[Excerpts from a dataset]
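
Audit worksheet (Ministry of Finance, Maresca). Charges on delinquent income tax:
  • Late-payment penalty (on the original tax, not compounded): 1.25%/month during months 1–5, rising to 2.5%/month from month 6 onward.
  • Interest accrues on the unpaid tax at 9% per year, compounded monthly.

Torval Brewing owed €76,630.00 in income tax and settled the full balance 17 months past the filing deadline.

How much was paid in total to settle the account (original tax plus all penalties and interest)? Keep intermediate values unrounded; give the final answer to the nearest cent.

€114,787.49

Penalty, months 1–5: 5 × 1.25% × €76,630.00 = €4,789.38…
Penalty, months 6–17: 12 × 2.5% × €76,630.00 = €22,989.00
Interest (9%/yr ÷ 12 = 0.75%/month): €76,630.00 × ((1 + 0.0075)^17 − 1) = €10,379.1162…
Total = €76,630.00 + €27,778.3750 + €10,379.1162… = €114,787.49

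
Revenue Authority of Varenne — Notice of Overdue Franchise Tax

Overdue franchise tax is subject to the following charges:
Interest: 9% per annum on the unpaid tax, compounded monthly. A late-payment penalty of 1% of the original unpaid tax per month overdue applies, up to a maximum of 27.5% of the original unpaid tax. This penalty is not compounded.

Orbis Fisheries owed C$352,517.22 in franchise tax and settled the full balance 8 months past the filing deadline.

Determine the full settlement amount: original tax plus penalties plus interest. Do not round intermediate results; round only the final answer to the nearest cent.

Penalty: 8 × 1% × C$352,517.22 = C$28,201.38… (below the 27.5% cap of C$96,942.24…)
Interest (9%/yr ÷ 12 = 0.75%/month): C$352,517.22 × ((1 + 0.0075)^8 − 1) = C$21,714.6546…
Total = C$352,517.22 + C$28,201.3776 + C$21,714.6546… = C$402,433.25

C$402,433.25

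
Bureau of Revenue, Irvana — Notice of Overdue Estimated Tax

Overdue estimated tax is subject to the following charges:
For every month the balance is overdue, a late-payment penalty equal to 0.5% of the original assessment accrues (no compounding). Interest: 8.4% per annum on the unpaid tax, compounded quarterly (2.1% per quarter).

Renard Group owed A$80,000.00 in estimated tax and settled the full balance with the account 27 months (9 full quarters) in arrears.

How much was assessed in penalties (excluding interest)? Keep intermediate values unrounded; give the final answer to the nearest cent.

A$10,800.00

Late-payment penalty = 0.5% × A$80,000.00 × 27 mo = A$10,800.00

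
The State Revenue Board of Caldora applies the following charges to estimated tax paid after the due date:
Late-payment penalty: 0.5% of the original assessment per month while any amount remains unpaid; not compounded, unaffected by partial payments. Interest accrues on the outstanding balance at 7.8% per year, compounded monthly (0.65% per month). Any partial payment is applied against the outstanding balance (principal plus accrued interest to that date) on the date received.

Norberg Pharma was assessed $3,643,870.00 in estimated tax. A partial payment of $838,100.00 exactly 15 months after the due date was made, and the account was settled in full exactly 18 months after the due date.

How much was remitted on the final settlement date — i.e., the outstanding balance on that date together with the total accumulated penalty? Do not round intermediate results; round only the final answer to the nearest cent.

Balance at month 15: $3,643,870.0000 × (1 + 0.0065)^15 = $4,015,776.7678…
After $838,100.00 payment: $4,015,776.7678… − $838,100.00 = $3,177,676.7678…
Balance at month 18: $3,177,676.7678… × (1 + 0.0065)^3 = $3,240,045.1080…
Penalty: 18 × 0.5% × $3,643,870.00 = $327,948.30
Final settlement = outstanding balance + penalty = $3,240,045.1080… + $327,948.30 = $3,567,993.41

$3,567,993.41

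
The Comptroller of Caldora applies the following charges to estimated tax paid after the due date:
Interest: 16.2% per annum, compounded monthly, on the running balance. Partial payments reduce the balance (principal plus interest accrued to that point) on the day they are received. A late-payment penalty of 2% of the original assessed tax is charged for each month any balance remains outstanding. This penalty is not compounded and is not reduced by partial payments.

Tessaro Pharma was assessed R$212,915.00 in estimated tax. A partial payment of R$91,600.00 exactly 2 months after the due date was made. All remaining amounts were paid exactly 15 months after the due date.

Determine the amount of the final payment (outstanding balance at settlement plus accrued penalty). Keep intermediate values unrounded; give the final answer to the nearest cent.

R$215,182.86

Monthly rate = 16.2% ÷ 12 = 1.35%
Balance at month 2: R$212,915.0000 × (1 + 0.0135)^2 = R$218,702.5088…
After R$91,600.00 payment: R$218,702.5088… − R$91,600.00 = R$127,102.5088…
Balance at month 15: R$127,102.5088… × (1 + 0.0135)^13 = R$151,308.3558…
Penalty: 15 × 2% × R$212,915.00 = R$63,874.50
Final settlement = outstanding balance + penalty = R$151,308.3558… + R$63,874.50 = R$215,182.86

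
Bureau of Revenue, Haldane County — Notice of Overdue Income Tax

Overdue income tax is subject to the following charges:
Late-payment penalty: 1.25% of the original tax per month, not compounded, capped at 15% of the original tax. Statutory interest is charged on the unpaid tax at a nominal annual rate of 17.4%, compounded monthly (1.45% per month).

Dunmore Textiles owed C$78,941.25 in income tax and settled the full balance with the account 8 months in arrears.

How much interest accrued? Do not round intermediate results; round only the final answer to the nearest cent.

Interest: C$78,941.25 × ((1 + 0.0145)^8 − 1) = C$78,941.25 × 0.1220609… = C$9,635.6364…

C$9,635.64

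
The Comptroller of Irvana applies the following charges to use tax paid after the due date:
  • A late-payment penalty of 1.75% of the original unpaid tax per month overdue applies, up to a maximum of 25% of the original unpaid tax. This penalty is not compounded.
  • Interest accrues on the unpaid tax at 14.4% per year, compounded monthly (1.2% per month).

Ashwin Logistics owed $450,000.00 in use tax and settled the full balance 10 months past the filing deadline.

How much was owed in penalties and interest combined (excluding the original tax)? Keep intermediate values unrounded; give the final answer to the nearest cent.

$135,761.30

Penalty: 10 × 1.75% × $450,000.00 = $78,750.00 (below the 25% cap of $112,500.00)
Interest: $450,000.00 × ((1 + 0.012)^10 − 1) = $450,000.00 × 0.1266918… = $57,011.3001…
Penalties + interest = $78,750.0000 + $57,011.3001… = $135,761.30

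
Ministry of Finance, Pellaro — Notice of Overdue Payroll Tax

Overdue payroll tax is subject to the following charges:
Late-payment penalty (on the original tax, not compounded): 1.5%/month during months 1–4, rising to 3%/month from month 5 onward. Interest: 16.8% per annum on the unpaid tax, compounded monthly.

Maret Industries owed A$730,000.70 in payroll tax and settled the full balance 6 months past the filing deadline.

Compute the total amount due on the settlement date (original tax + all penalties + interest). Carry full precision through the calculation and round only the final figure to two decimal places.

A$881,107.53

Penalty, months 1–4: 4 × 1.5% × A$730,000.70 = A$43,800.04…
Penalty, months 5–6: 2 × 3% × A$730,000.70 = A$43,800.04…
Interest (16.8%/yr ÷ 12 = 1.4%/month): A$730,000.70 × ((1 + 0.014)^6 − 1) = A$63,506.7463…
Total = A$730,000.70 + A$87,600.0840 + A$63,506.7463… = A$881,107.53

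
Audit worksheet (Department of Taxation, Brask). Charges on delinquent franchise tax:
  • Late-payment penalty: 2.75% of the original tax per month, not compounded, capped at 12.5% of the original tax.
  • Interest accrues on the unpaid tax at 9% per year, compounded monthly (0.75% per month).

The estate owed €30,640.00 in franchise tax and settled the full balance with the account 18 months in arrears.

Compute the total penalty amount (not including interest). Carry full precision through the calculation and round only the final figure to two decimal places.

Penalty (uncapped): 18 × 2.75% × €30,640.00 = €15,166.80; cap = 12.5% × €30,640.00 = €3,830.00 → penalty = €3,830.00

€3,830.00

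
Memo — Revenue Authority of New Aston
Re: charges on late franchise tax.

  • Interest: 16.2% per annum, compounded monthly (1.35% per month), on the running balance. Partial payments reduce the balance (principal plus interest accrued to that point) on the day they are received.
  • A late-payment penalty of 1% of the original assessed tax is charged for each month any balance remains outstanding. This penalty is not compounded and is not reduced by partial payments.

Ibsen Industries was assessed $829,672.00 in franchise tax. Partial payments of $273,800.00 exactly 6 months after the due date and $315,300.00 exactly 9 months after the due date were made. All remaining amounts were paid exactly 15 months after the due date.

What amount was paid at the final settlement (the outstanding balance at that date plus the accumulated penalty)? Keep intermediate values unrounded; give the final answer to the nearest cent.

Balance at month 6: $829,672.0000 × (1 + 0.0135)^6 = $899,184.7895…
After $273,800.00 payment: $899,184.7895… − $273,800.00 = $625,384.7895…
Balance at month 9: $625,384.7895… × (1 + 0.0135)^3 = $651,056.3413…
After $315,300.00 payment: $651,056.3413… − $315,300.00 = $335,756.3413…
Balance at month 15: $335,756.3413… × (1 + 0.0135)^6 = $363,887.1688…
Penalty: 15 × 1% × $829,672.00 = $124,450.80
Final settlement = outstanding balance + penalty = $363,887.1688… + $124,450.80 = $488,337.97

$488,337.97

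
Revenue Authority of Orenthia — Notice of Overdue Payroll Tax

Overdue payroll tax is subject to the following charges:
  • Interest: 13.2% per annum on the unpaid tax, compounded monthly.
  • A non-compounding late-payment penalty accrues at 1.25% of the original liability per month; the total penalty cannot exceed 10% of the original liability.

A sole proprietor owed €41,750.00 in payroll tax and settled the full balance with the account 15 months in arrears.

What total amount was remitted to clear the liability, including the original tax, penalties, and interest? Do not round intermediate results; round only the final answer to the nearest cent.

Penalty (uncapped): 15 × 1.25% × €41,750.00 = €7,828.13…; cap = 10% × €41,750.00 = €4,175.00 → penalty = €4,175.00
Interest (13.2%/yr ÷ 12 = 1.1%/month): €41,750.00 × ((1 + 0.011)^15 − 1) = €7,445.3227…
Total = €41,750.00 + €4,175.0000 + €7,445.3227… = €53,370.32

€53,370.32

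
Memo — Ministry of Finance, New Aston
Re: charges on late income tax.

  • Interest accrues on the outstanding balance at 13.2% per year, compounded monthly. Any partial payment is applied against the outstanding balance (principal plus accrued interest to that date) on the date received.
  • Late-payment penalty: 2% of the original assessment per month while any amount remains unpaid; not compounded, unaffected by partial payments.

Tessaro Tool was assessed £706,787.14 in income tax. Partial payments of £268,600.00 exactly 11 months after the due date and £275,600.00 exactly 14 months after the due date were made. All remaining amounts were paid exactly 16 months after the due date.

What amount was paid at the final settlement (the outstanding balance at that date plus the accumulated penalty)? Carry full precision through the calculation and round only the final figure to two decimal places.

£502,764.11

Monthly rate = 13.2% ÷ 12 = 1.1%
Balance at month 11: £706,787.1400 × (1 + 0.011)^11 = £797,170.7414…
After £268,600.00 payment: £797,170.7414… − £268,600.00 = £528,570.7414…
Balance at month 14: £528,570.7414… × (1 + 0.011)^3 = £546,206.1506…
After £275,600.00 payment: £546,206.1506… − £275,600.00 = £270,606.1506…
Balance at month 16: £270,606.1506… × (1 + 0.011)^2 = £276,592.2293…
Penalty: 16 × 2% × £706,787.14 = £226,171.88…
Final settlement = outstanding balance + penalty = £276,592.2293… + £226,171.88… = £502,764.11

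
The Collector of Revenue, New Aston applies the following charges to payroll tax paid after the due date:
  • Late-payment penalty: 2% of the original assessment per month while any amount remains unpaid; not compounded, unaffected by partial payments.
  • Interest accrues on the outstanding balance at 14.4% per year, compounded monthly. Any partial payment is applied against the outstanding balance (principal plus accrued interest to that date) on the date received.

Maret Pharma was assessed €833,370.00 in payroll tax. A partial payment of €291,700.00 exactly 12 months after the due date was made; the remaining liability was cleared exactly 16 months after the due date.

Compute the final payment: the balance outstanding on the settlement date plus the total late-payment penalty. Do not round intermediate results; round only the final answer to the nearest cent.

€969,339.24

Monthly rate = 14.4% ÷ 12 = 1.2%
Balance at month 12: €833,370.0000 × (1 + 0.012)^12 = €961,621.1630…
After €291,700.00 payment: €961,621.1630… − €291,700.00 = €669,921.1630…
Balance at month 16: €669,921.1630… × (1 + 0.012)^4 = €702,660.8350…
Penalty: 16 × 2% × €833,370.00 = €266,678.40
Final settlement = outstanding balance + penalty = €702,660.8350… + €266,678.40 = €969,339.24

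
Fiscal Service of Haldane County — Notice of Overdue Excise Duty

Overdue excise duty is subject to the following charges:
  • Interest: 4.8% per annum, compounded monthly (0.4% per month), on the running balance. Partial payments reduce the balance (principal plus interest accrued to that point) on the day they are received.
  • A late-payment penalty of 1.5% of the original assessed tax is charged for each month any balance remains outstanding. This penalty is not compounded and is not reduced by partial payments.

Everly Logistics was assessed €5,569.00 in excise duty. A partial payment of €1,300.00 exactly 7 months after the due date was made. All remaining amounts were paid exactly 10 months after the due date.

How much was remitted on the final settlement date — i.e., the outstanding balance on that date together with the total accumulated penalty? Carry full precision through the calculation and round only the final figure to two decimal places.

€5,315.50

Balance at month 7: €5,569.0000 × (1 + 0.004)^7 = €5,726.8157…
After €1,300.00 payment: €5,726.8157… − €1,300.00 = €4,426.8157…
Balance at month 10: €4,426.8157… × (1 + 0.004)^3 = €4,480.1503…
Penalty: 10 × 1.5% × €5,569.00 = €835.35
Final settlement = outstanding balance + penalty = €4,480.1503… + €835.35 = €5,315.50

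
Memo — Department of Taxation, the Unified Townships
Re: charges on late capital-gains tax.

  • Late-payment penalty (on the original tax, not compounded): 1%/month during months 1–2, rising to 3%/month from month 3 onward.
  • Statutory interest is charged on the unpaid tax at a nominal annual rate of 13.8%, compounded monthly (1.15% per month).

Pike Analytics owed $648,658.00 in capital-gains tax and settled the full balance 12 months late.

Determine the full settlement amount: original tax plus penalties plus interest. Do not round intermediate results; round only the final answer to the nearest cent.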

**DIRECTIONS**.
Your answer should consist of the lines from the line with "Overdue franchise tax is" to the line with "Bureau of Revenue, Irvana" above, repeated exactly, both ends included.

**ANSWER BOX**.
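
Overdue franchise tax is subject to the following charges:
Interest: 9% per annum on the unpaid tax, compounded monthly. A late-payment penalty of 1% of the original unpaid tax per month overdue applies, up to a maximum of 27.5% of the original unpaid tax. This penalty is not compounded.

Orbis Fisheries owed C$352,517.22 in franchise tax and settled the full balance 8 months past the filing deadline.

Determine the full settlement amount: original tax plus penalties plus interest. Do not round intermediate results; round only the final answer to the nearest cent.

Penalty: 8 × 1% × C$352,517.22 = C$28,201.38… (below the 27.5% cap of C$96,942.24…)
Interest (9%/yr ÷ 12 = 0.75%/month): C$352,517.22 × ((1 + 0.0075)^8 − 1) = C$21,714.6546…
Total = C$352,517.22 + C$28,201.3776 + C$21,714.6546… = C$402,433.25

C$402,433.25

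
Bureau of Revenue, Irvana — Notice of Overdue Estimated Tax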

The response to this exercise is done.